__Task goal__
Which lines of the records below contain the word "tubular"? Show each one.

__Excerpts from a dataset__
--
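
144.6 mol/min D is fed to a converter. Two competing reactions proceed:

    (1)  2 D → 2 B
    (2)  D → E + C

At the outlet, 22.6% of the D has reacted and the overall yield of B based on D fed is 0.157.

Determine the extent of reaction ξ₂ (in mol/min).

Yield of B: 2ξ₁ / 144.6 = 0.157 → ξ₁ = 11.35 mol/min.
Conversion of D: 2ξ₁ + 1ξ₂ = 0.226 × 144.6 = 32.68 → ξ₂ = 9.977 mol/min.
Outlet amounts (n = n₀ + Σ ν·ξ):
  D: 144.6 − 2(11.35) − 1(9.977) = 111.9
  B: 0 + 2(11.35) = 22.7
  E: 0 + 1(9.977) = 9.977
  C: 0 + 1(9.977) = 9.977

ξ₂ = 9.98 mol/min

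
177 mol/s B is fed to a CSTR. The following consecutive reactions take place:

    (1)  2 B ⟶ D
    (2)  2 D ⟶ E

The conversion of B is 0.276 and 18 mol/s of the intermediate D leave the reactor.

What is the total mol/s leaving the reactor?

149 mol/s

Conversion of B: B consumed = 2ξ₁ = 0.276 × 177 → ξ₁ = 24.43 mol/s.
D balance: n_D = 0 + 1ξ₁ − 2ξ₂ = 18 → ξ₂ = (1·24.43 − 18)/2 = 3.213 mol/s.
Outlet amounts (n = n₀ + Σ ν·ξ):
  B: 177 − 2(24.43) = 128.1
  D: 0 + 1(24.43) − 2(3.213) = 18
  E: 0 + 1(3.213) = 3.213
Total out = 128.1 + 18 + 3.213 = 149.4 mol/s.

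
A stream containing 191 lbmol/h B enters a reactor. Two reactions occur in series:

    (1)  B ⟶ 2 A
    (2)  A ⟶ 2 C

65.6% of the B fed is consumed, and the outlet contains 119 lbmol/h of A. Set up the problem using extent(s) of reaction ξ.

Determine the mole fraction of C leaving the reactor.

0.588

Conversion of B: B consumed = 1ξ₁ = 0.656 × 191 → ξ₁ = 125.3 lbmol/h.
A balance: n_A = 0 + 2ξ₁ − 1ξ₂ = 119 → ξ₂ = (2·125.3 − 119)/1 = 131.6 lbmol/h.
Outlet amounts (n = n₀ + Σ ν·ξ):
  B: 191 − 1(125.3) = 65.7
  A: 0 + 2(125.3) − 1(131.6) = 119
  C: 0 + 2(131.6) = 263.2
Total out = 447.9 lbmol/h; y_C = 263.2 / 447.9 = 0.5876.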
--
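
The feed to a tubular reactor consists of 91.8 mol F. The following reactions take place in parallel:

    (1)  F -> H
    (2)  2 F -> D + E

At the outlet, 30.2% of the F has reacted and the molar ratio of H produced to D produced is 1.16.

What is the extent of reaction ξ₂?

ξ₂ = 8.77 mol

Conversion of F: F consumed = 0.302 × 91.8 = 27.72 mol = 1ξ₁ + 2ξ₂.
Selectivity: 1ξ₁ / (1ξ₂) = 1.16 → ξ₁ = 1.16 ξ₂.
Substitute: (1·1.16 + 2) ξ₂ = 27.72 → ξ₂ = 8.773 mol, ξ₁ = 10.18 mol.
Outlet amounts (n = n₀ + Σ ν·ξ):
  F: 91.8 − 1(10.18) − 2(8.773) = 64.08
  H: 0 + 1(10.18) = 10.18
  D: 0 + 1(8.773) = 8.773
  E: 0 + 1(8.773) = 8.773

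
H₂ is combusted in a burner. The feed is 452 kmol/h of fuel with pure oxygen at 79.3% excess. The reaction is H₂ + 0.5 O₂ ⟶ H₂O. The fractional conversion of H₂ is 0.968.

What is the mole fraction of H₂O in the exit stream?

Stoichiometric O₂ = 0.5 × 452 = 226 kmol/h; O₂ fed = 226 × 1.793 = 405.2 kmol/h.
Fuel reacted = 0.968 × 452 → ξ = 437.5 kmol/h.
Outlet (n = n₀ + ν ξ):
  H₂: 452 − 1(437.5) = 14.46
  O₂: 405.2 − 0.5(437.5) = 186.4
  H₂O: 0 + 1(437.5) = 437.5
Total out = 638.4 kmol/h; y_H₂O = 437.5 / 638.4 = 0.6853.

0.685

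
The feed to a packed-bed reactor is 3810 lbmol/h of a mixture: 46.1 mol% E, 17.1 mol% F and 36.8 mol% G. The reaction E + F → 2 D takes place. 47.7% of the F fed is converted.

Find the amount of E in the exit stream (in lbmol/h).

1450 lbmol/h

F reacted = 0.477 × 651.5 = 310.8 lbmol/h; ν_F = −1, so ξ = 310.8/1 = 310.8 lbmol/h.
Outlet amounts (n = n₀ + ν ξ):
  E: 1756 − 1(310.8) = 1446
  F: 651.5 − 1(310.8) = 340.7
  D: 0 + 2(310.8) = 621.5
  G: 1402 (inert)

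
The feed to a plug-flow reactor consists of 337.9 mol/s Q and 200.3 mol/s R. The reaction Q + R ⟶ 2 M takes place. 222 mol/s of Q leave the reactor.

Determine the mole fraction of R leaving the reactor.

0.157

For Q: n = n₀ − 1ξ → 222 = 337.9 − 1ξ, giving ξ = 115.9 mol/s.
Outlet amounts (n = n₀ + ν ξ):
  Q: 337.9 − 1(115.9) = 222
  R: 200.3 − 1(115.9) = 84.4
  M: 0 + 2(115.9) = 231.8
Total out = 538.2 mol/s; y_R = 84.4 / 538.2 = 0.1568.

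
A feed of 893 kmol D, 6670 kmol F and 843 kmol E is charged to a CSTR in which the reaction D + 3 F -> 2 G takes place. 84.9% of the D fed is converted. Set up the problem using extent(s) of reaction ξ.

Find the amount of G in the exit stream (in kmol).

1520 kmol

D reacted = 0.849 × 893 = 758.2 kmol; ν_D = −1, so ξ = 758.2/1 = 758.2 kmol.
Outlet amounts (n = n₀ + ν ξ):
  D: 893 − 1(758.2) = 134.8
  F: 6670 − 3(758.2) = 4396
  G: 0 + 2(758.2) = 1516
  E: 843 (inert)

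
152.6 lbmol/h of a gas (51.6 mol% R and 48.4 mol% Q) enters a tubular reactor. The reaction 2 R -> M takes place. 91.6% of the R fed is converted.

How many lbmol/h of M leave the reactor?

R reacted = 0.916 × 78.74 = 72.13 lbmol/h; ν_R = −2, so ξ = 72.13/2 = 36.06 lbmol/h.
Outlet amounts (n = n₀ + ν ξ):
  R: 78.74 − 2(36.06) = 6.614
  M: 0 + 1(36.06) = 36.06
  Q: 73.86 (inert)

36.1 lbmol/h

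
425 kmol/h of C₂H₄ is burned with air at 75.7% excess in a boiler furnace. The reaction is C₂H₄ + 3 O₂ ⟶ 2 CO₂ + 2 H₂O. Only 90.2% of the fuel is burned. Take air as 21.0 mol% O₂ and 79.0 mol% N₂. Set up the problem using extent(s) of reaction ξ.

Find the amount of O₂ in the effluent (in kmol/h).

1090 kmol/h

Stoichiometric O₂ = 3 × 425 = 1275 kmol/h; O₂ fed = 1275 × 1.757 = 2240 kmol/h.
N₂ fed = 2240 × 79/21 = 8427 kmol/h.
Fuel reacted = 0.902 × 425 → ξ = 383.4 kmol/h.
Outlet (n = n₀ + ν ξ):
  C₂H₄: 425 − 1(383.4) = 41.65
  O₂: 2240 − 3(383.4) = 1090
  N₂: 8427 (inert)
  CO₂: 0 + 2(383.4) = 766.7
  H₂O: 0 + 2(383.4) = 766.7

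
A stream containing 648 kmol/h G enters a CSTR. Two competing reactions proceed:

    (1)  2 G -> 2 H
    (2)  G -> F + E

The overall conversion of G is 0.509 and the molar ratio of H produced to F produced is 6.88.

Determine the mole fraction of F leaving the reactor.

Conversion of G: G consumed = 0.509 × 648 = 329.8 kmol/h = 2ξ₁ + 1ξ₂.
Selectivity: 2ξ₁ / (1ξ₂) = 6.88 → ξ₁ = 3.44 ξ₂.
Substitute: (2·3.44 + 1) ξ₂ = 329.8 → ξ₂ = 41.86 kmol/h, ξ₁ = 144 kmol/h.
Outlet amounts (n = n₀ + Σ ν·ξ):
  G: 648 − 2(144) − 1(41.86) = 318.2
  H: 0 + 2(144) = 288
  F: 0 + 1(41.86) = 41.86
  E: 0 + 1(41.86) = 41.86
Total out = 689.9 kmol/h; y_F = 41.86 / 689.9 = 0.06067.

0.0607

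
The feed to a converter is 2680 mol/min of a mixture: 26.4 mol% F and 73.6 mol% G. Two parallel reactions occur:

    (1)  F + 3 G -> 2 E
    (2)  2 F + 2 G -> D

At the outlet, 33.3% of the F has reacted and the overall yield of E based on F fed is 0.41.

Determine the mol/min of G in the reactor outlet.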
--
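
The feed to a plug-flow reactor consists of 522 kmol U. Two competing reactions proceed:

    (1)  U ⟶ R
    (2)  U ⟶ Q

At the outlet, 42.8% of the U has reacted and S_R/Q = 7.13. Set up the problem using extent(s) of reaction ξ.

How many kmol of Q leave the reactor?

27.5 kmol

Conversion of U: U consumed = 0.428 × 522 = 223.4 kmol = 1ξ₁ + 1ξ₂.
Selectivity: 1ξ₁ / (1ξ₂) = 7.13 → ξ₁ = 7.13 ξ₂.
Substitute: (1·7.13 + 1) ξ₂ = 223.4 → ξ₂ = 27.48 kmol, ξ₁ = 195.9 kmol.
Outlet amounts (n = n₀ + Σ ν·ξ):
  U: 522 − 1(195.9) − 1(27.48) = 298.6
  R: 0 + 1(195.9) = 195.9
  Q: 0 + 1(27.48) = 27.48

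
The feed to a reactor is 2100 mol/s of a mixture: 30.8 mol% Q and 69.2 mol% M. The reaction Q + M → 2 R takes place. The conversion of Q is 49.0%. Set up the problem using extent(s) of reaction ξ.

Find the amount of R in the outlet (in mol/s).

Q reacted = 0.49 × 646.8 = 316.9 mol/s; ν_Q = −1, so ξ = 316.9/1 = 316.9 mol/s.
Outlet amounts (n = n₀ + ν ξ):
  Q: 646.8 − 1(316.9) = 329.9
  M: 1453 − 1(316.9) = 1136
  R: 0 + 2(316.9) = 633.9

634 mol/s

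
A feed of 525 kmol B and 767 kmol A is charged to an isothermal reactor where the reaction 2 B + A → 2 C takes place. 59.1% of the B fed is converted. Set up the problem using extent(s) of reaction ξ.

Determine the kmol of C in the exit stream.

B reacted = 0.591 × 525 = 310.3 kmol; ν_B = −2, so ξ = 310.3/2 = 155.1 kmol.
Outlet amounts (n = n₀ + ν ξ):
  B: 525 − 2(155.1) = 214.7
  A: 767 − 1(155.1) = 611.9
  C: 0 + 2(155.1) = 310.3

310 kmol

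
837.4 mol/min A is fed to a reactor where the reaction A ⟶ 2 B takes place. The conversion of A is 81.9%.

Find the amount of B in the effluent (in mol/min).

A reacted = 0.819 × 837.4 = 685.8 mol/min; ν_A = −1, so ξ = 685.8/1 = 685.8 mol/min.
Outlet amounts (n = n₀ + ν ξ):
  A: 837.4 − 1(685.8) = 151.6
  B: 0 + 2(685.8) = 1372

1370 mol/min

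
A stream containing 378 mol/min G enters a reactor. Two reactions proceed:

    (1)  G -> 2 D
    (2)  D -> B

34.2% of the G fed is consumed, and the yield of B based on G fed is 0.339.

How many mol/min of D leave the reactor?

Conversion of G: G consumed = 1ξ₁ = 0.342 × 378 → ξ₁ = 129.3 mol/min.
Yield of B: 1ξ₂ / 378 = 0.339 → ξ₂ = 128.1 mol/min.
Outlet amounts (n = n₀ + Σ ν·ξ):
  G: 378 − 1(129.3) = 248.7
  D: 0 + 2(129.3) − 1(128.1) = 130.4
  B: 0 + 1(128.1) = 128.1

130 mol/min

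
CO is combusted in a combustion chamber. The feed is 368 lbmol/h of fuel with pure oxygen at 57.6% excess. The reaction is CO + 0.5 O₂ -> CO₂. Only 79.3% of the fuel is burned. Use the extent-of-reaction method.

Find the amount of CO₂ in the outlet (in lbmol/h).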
--
__Task response__
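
The feed to a tubular reactor consists of 91.8 mol F. The following reactions take place in parallel:
152.6 lbmol/h of a gas (51.6 mol% R and 48.4 mol% Q) enters a tubular reactor. The reaction 2 R -> M takes place. 91.6% of the R fed is converted.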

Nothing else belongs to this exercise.